◆ **Available data**
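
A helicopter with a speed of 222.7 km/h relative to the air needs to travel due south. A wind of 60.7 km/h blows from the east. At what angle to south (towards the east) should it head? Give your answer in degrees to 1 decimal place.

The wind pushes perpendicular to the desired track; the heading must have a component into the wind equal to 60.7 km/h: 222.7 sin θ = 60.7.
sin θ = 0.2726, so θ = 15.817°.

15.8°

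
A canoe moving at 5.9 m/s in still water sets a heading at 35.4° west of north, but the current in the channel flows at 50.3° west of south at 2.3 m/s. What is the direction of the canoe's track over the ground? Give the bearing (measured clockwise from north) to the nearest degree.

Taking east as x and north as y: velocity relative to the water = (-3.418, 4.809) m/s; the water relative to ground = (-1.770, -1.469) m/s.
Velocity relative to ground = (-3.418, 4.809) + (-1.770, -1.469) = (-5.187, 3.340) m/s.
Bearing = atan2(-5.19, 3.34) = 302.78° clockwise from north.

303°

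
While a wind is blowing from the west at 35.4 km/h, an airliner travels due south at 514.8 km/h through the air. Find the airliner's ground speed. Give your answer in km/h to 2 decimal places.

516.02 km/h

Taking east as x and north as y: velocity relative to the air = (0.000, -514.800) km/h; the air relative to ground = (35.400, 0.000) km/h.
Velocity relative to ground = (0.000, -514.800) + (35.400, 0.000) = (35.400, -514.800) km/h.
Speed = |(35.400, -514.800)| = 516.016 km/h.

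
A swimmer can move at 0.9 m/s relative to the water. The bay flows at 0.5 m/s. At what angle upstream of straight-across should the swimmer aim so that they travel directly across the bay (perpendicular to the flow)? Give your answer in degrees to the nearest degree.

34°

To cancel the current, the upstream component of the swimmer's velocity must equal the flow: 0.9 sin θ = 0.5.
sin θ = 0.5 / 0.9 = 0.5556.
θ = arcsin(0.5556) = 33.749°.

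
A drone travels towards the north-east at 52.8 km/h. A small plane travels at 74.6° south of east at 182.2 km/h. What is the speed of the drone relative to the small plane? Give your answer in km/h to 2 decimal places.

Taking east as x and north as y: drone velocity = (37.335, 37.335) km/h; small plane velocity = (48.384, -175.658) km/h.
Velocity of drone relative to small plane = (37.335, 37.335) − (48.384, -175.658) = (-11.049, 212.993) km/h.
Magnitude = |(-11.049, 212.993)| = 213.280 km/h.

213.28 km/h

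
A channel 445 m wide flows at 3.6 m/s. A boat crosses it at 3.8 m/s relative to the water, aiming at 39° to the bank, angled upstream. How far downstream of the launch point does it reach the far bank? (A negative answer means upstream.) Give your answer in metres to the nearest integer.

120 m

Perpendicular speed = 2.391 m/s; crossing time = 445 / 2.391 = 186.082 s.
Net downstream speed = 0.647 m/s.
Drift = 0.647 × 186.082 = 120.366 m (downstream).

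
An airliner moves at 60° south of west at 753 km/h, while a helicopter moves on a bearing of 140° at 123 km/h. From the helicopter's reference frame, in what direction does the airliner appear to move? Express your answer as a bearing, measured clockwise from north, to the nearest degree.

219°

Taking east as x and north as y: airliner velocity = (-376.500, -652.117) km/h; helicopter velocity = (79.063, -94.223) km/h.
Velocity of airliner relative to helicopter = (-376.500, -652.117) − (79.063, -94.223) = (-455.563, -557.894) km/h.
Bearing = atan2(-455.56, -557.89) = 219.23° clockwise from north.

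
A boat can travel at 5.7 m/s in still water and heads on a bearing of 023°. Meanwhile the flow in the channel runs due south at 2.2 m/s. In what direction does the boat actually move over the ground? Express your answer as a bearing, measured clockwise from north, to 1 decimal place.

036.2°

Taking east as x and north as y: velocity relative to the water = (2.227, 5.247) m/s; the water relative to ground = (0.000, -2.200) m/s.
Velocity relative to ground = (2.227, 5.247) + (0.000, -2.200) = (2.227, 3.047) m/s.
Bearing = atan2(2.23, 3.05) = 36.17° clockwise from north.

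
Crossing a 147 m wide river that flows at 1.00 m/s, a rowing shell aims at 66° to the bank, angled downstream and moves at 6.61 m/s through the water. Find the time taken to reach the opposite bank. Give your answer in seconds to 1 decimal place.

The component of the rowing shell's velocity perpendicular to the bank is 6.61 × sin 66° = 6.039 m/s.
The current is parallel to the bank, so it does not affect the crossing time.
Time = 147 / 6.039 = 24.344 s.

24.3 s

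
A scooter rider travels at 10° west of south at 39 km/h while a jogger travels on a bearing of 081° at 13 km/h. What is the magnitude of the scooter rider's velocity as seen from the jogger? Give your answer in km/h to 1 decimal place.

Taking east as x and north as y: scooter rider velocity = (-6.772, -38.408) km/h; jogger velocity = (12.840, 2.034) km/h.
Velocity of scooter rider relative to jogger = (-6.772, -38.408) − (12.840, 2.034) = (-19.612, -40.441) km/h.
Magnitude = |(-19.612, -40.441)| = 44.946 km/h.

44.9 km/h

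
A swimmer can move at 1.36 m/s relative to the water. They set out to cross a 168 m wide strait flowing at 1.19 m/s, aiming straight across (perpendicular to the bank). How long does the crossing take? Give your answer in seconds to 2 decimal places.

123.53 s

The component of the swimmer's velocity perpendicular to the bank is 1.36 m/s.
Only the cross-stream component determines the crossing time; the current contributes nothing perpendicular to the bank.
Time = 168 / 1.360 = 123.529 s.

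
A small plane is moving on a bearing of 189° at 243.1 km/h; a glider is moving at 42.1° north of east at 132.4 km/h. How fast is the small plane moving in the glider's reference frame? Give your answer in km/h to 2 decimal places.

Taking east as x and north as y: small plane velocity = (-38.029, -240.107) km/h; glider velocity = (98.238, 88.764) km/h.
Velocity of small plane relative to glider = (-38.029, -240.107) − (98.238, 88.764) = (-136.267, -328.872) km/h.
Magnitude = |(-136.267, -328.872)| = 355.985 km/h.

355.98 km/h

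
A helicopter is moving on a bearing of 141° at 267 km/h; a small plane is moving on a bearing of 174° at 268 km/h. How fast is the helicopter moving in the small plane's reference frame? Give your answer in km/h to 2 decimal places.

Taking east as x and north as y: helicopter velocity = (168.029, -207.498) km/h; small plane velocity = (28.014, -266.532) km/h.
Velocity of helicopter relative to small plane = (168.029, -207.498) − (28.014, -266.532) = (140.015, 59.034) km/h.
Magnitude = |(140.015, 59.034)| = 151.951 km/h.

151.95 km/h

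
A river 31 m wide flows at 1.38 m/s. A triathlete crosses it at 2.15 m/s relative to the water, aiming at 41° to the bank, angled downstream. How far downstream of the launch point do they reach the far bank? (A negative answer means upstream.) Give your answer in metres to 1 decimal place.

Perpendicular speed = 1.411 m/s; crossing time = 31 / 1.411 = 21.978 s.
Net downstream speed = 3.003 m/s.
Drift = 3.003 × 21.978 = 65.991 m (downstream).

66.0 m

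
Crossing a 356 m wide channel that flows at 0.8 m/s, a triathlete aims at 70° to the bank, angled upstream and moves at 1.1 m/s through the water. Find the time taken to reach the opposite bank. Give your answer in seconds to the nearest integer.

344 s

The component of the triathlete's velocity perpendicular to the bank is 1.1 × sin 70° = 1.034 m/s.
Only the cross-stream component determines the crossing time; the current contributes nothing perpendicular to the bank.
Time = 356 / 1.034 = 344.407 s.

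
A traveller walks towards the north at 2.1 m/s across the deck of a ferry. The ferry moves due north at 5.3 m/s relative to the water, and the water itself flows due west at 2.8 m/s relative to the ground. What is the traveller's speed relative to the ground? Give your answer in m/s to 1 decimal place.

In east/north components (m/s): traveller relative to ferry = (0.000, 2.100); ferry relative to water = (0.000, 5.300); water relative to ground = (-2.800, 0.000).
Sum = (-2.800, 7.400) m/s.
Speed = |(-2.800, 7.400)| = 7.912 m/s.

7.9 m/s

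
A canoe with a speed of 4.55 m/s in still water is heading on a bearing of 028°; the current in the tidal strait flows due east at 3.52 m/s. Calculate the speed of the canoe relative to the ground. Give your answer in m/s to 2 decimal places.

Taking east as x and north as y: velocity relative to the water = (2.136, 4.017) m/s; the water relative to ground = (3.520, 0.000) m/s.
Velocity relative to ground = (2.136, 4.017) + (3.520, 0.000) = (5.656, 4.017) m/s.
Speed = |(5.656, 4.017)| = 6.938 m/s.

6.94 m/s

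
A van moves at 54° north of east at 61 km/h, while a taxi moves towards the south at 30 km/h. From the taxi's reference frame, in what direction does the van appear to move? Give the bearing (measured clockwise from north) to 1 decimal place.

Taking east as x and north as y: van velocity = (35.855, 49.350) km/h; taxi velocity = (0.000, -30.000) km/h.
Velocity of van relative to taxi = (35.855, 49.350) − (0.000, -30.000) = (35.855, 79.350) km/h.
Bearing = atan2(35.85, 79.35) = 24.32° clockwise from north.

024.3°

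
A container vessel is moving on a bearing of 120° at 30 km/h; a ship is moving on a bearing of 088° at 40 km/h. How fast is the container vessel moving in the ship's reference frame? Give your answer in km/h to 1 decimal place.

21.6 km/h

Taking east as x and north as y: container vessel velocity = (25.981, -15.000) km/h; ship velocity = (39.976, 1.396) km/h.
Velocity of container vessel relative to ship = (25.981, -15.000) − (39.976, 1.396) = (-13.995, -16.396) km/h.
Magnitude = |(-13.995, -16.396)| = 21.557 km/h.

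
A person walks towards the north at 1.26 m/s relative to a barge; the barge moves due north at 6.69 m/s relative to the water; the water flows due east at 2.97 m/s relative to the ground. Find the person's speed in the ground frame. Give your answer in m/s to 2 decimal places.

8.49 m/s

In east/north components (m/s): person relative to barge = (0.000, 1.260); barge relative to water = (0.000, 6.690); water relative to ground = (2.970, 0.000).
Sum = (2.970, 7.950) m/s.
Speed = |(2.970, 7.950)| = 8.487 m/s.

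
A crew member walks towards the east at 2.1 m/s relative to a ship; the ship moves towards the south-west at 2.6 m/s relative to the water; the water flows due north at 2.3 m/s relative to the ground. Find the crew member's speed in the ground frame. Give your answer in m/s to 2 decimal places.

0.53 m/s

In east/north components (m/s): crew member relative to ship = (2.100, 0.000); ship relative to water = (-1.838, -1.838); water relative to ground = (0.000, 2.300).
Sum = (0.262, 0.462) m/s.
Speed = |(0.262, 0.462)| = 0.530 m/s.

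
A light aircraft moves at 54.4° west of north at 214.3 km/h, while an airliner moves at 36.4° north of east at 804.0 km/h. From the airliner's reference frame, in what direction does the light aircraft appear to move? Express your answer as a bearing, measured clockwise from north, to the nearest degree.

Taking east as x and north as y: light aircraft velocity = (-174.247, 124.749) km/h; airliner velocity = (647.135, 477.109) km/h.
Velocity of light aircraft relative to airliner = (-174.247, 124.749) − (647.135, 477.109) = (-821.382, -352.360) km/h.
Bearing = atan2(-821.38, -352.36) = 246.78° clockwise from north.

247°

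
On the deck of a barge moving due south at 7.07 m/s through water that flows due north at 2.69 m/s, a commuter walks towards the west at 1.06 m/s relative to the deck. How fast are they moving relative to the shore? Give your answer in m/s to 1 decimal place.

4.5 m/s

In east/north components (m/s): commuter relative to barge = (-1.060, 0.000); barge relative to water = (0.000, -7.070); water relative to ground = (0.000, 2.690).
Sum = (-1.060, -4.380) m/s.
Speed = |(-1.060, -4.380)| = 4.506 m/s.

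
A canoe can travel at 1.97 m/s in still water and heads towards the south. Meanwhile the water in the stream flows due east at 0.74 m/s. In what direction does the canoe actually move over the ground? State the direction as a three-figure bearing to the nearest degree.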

◆ **Work instructions**
Return the line where "A crew member" appears, then every line after it to the end of the listing, all exactly as written.

◆ **Exercise response**
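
A crew member walks towards the east at 2.1 m/s relative to a ship; the ship moves towards the south-west at 2.6 m/s relative to the water; the water flows due north at 2.3 m/s relative to the ground. Find the crew member's speed in the ground frame. Give your answer in m/s to 2 decimal places.

0.53 m/s

In east/north components (m/s): crew member relative to ship = (2.100, 0.000); ship relative to water = (-1.838, -1.838); water relative to ground = (0.000, 2.300).
Sum = (0.262, 0.462) m/s.
Speed = |(0.262, 0.462)| = 0.530 m/s.

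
A light aircraft moves at 54.4° west of north at 214.3 km/h, while an airliner moves at 36.4° north of east at 804.0 km/h. From the airliner's reference frame, in what direction does the light aircraft appear to move? Express your answer as a bearing, measured clockwise from north, to the nearest degree.

Taking east as x and north as y: light aircraft velocity = (-174.247, 124.749) km/h; airliner velocity = (647.135, 477.109) km/h.
Velocity of light aircraft relative to airliner = (-174.247, 124.749) − (647.135, 477.109) = (-821.382, -352.360) km/h.
Bearing = atan2(-821.38, -352.36) = 246.78° clockwise from north.

247°

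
On the deck of a barge moving due south at 7.07 m/s through water that flows due north at 2.69 m/s, a commuter walks towards the west at 1.06 m/s relative to the deck. How fast are they moving relative to the shore? Give your answer in m/s to 1 decimal place.

4.5 m/s

In east/north components (m/s): commuter relative to barge = (-1.060, 0.000); barge relative to water = (0.000, -7.070); water relative to ground = (0.000, 2.690).
Sum = (-1.060, -4.380) m/s.
Speed = |(-1.060, -4.380)| = 4.506 m/s.

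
A canoe can travel at 1.97 m/s in still water and heads towards the south. Meanwhile the water in the stream flows due east at 0.74 m/s. In what direction does the canoe actually move over the ground? State the direction as a three-figure bearing to the nearest degree.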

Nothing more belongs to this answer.